- [Work to be completed]
Of the lines in the data below, count the ones holding the string "range", and answer with that number only.
# # # #
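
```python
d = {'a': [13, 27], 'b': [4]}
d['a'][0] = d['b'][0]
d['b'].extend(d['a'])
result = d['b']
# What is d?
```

After line 1: d = {'a': [13, 27], 'b': [4]}
After line 2 (a[0] = b[0] = 4): d = {'a': [4, 27], 'b': [4]}
After line 3 (b.extend(a) appends [4, 27]): d = {'a': [4, 27], 'b': [4, 4, 27]}
After line 4: result = d['b'] = [4, 4, 27]

{'a': [4, 27], 'b': [4, 4, 27]}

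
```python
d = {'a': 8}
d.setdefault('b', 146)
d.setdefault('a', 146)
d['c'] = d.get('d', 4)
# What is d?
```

After line 1: d = {'a': 8}
After line 2 (setdefault adds 'b'=146): d = {'a': 8, 'b': 146}
After line 3 (setdefault 'a' no-op, already exists): d = {'a': 8, 'b': 146}
After line 4 (get('d', 4) returns default since 'd' not in d): d = {'a': 8, 'b': 146, 'c': 4}

{'a': 8, 'b': 146, 'c': 4}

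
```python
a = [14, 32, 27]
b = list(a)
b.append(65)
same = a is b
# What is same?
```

After line 1: a = [14, 32, 27]
After line 2 (b = list(a) is a shallow copy, new object): a = [14, 32, 27], b = [14, 32, 27]
After line 3 (append only mutates b): a = [14, 32, 27], b = [14, 32, 27, 65]
After line 4 (same = a is b; different objects -> False): same = False

False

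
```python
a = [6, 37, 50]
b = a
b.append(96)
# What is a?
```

After line 1: a = [6, 37, 50]
After line 2 (b = a is an alias, same object): a = [6, 37, 50], b = [6, 37, 50]
After line 3 (b.append mutates the shared list): a = [6, 37, 50, 96], b = [6, 37, 50, 96]

[6, 37, 50, 96]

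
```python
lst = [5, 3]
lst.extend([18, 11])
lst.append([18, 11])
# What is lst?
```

After line 1: lst = [5, 3]
After line 2 (extend unpacks [18, 11]): lst = [5, 3, 18, 11]
After line 3 (append adds [18, 11] as single element): lst = [5, 3, 18, 11, [18, 11]]

[5, 3, 18, 11, [18, 11]]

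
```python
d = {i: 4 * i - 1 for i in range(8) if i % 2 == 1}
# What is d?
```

{1: 3, 3: 11, 5: 19, 7: 27}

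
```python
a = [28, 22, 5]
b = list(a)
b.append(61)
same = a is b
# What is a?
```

After line 1: a = [28, 22, 5]
After line 2 (b = list(a) is a shallow copy, new object): a = [28, 22, 5], b = [28, 22, 5]
After line 3 (append only mutates b): a = [28, 22, 5], b = [28, 22, 5, 61]
After line 4 (same = a is b; different objects -> False): same = False

[28, 22, 5]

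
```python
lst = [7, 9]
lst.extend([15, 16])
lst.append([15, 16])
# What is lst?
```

After line 1: lst = [7, 9]
After line 2 (extend unpacks [15, 16]): lst = [7, 9, 15, 16]
After line 3 (append adds [15, 16] as single element): lst = [7, 9, 15, 16, [15, 16]]

[7, 9, 15, 16, [15, 16]]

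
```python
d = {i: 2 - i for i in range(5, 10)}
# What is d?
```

{5: -3, 6: -4, 7: -5, 8: -6, 9: -7}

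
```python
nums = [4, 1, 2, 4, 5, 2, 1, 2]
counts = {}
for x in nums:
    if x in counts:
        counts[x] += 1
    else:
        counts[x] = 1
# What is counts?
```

Initial: counts = {}, nums = [4, 1, 2, 4, 5, 2, 1, 2]
See 4: counts = {4: 1}
See 1: counts = {4: 1, 1: 1}
See 2: counts = {4: 1, 1: 1, 2: 1}
See 4: counts = {4: 2, 1: 1, 2: 1}
See 5: counts = {4: 2, 1: 1, 2: 1, 5: 1}
See 2: counts = {4: 2, 1: 1, 2: 2, 5: 1}
See 1: counts = {4: 2, 1: 2, 2: 2, 5: 1}
See 2: counts = {4: 2, 1: 2, 2: 3, 5: 1}

{4: 2, 1: 2, 2: 3, 5: 1}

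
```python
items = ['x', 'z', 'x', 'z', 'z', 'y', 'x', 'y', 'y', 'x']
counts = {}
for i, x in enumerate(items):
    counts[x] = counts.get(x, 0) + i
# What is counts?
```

Initial: counts = {}, items = ['x', 'z', 'x', 'z', 'z', 'y', 'x', 'y', 'y', 'x']
i=0, x='x': counts = {'x': 0}
i=1, x='z': counts = {'x': 0, 'z': 1}
i=2, x='x': counts = {'x': 2, 'z': 1}
i=3, x='z': counts = {'x': 2, 'z': 4}
i=4, x='z': counts = {'x': 2, 'z': 8}
i=5, x='y': counts = {'x': 2, 'z': 8, 'y': 5}
i=6, x='x': counts = {'x': 8, 'z': 8, 'y': 5}
i=7, x='y': counts = {'x': 8, 'z': 8, 'y': 12}
i=8, x='y': counts = {'x': 8, 'z': 8, 'y': 20}
i=9, x='x': counts = {'x': 17, 'z': 8, 'y': 20}

{'x': 17, 'z': 8, 'y': 20}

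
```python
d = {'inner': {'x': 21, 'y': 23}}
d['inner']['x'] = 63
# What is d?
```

After line 1: d = {'inner': {'x': 21, 'y': 23}}
After line 2 (inner x overwritten): d = {'inner': {'x': 63, 'y': 23}}

{'inner': {'x': 63, 'y': 23}}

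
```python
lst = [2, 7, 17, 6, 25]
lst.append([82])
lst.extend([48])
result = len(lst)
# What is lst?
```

After line 1: lst = [2, 7, 17, 6, 25]
After line 2 (append adds [82] as single element): lst = [2, 7, 17, 6, 25, [82]]
After line 3 (extend unpacks [48], adds 48): lst = [2, 7, 17, 6, 25, [82], 48]
After line 4: result = len(lst) = 7

[2, 7, 17, 6, 25, [82], 48]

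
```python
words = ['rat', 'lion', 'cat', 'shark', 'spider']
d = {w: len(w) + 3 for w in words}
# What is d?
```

{'rat': 6, 'lion': 7, 'cat': 6, 'shark': 8, 'spider': 9}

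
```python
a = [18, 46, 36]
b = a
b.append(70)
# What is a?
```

After line 1: a = [18, 46, 36]
After line 2 (b = a is an alias, same object): a = [18, 46, 36], b = [18, 46, 36]
After line 3 (b.append mutates the shared list): a = [18, 46, 36, 70], b = [18, 46, 36, 70]

[18, 46, 36, 70]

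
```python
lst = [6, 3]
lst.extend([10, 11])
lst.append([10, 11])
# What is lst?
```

After line 1: lst = [6, 3]
After line 2 (extend unpacks [10, 11]): lst = [6, 3, 10, 11]
After line 3 (append adds [10, 11] as single element): lst = [6, 3, 10, 11, [10, 11]]

[6, 3, 10, 11, [10, 11]]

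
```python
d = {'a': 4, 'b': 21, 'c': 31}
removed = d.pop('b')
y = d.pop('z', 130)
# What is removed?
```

After line 1: d = {'a': 4, 'b': 21, 'c': 31}
After line 2 (pop 'b' returns 21): d = {'a': 4, 'c': 31}, removed = 21
After line 3 (pop 'z' missing, returns default 130): d = {'a': 4, 'c': 31}, y = 130

21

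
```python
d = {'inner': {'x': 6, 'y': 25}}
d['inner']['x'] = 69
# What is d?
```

After line 1: d = {'inner': {'x': 6, 'y': 25}}
After line 2 (inner x overwritten): d = {'inner': {'x': 69, 'y': 25}}

{'inner': {'x': 69, 'y': 25}}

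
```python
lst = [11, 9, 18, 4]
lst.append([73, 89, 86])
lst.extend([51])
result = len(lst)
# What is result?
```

After line 1: lst = [11, 9, 18, 4]
After line 2 (append adds [73, 89, 86] as single element): lst = [11, 9, 18, 4, [73, 89, 86]]
After line 3 (extend unpacks [51], adds 51): lst = [11, 9, 18, 4, [73, 89, 86], 51]
After line 4: result = len(lst) = 6

6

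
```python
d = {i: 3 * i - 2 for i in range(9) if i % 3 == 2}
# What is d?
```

{2: 4, 5: 13, 8: 22}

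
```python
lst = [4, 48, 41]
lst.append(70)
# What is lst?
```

[4, 48, 41, 70]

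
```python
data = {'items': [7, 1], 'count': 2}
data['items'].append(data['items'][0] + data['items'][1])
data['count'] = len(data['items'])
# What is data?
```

After line 1: data = {'items': [7, 1], 'count': 2}
After line 2 (append 7 + 1 = 8): data = {'items': [7, 1, 8], 'count': 2}
After line 3 (count = len(items) = 3): data = {'items': [7, 1, 8], 'count': 3}

{'items': [7, 1, 8], 'count': 3}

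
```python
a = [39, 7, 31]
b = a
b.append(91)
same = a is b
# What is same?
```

After line 1: a = [39, 7, 31]
After line 2 (b = a is an alias, same object): a = [39, 7, 31], b = [39, 7, 31]
After line 3 (b.append mutates the shared list): a = [39, 7, 31, 91], b = [39, 7, 31, 91]
After line 4 (same = a is b; same object -> True): same = True

True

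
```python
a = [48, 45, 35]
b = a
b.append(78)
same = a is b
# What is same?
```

After line 1: a = [48, 45, 35]
After line 2 (b = a is an alias, same object): a = [48, 45, 35], b = [48, 45, 35]
After line 3 (b.append mutates the shared list): a = [48, 45, 35, 78], b = [48, 45, 35, 78]
After line 4 (same = a is b; same object -> True): same = True

True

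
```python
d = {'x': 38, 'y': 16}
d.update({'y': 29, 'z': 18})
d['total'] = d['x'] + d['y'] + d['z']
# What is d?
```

After line 1: d = {'x': 38, 'y': 16}
After line 2 (y overwritten, z added): d = {'x': 38, 'y': 29, 'z': 18}
After line 3 (total = 38 + 29 + 18 = 85): d = {'x': 38, 'y': 29, 'z': 18, 'total': 85}

{'x': 38, 'y': 29, 'z': 18, 'total': 85}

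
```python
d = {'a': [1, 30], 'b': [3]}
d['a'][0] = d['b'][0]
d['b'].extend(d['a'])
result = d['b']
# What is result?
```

After line 1: d = {'a': [1, 30], 'b': [3]}
After line 2 (a[0] = b[0] = 3): d = {'a': [3, 30], 'b': [3]}
After line 3 (b.extend(a) appends [3, 30]): d = {'a': [3, 30], 'b': [3, 3, 30]}
After line 4: result = d['b'] = [3, 3, 30]

[3, 3, 30]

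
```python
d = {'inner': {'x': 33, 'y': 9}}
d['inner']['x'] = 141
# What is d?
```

After line 1: d = {'inner': {'x': 33, 'y': 9}}
After line 2 (inner x overwritten): d = {'inner': {'x': 141, 'y': 9}}

{'inner': {'x': 141, 'y': 9}}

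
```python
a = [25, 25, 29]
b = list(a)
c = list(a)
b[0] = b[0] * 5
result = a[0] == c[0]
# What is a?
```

After line 1: a = [25, 25, 29]
After line 2 (b = list(a), copy): a = [25, 25, 29], b = [25, 25, 29]
After line 3 (c = list(a) is a copy, new object): c = [25, 25, 29]
After line 4 (b[0] = 25 * 5 = 125; only b mutates (copy)): a = [25, 25, 29], b = [125, 25, 29], c = [25, 25, 29]
After line 5 (a[0] = 25, c[0] = 25; result = True)

[25, 25, 29]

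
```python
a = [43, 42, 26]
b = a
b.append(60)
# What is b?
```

After line 1: a = [43, 42, 26]
After line 2 (b = a is an alias, same object): a = [43, 42, 26], b = [43, 42, 26]
After line 3 (b.append mutates the shared list): a = [43, 42, 26, 60], b = [43, 42, 26, 60]

[43, 42, 26, 60]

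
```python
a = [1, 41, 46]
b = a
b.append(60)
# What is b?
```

After line 1: a = [1, 41, 46]
After line 2 (b = a is an alias, same object): a = [1, 41, 46], b = [1, 41, 46]
After line 3 (b.append mutates the shared list): a = [1, 41, 46, 60], b = [1, 41, 46, 60]

[1, 41, 46, 60]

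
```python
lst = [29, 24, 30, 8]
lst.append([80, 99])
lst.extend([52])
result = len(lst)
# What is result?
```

After line 1: lst = [29, 24, 30, 8]
After line 2 (append adds [80, 99] as single element): lst = [29, 24, 30, 8, [80, 99]]
After line 3 (extend unpacks [52], adds 52): lst = [29, 24, 30, 8, [80, 99], 52]
After line 4: result = len(lst) = 6

6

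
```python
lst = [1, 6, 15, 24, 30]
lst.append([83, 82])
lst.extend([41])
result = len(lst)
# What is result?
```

After line 1: lst = [1, 6, 15, 24, 30]
After line 2 (append adds [83, 82] as single element): lst = [1, 6, 15, 24, 30, [83, 82]]
After line 3 (extend unpacks [41], adds 41): lst = [1, 6, 15, 24, 30, [83, 82], 41]
After line 4: result = len(lst) = 7

7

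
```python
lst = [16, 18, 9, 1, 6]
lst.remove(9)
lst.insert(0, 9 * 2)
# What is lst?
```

After line 1: lst = [16, 18, 9, 1, 6]
After line 2 (remove first 9): lst = [16, 18, 1, 6]
After line 3 (insert 18 at index 0): lst = [18, 16, 18, 1, 6]

[18, 16, 18, 1, 6]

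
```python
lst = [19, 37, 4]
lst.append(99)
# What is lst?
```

[19, 37, 4, 99]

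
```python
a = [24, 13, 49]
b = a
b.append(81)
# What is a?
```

After line 1: a = [24, 13, 49]
After line 2 (b = a is an alias, same object): a = [24, 13, 49], b = [24, 13, 49]
After line 3 (b.append mutates the shared list): a = [24, 13, 49, 81], b = [24, 13, 49, 81]

[24, 13, 49, 81]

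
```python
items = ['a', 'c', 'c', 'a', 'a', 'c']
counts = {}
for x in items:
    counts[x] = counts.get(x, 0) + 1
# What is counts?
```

Initial: counts = {}, items = ['a', 'c', 'c', 'a', 'a', 'c']
See 'a': counts = {'a': 1}
See 'c': counts = {'a': 1, 'c': 1}
See 'c': counts = {'a': 1, 'c': 2}
See 'a': counts = {'a': 2, 'c': 2}
See 'a': counts = {'a': 3, 'c': 2}
See 'c': counts = {'a': 3, 'c': 3}

{'a': 3, 'c': 3}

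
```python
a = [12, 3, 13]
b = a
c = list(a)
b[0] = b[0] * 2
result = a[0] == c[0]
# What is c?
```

After line 1: a = [12, 3, 13]
After line 2 (b = a, alias): a = [12, 3, 13], b = [12, 3, 13]
After line 3 (c = list(a) is a copy, new object): c = [12, 3, 13]
After line 4 (b[0] = 12 * 2 = 24; mutates shared a/b): a = b = [24, 3, 13], c = [12, 3, 13]
After line 5 (a[0] = 24, c[0] = 12; result = False)

[12, 3, 13]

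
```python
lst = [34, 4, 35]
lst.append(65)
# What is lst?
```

[34, 4, 35, 65]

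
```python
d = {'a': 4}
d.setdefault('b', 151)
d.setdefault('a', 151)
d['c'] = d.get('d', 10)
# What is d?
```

After line 1: d = {'a': 4}
After line 2 (setdefault adds 'b'=151): d = {'a': 4, 'b': 151}
After line 3 (setdefault 'a' no-op, already exists): d = {'a': 4, 'b': 151}
After line 4 (get('d', 10) returns default since 'd' not in d): d = {'a': 4, 'b': 151, 'c': 10}

{'a': 4, 'b': 151, 'c': 10}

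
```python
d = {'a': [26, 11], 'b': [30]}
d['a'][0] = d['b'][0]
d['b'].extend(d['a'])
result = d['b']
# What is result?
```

After line 1: d = {'a': [26, 11], 'b': [30]}
After line 2 (a[0] = b[0] = 30): d = {'a': [30, 11], 'b': [30]}
After line 3 (b.extend(a) appends [30, 11]): d = {'a': [30, 11], 'b': [30, 30, 11]}
After line 4: result = d['b'] = [30, 30, 11]

[30, 30, 11]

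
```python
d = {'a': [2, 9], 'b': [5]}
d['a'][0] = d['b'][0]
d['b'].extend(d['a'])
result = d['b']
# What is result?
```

After line 1: d = {'a': [2, 9], 'b': [5]}
After line 2 (a[0] = b[0] = 5): d = {'a': [5, 9], 'b': [5]}
After line 3 (b.extend(a) appends [5, 9]): d = {'a': [5, 9], 'b': [5, 5, 9]}
After line 4: result = d['b'] = [5, 5, 9]

[5, 5, 9]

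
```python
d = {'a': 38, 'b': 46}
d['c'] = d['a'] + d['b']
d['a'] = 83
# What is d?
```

After line 1: d = {'a': 38, 'b': 46}
After line 2 (d['c'] = 38 + 46): d = {'a': 38, 'b': 46, 'c': 84}
After line 3: d = {'a': 83, 'b': 46, 'c': 84}

{'a': 83, 'b': 46, 'c': 84}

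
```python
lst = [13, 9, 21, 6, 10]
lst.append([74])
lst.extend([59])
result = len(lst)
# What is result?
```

After line 1: lst = [13, 9, 21, 6, 10]
After line 2 (append adds [74] as single element): lst = [13, 9, 21, 6, 10, [74]]
After line 3 (extend unpacks [59], adds 59): lst = [13, 9, 21, 6, 10, [74], 59]
After line 4: result = len(lst) = 7

7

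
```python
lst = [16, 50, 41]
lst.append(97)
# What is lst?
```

[16, 50, 41, 97]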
# # # #
- [Answer to this task]
3